### Instructions to follow
Output the line with "3 cards are" and every following line to the end of the material, exactly as they appear.

### Exercise data
====

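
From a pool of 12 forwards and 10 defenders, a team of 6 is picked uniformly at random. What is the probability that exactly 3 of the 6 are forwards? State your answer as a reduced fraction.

800/2261

The sample space is all 6-subsets of the 22: C(22,6) = 74613.
Selections with exactly 3 forwards: choose 3 of the 12 forwards and 3 of the 10 defenders, C(12,3)·C(10,3) = 220·120 = 26400.
Probability = 26400/74613 = 800/2261.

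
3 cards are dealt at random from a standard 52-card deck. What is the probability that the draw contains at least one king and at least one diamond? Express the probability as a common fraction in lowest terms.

There are C(52,3) = 22100 possible draws.
By inclusion-exclusion on the complements, draws missing all kings or all diamonds: C(48,3) + C(39,3) − C(36,3) = 17296 + 9139 − 7140 = 19295.
So draws with at least one of each: 22100 − 19295 = 2805, probability 2805/22100 = 33/260.

33/260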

====

### Output of the task
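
3 cards are dealt at random from a standard 52-card deck. What is the probability that the draw contains at least one king and at least one diamond? Express the probability as a common fraction in lowest terms.

There are C(52,3) = 22100 possible draws.
By inclusion-exclusion on the complements, draws missing all kings or all diamonds: C(48,3) + C(39,3) − C(36,3) = 17296 + 9139 − 7140 = 19295.
So draws with at least one of each: 22100 − 19295 = 2805, probability 2805/22100 = 33/260.

33/260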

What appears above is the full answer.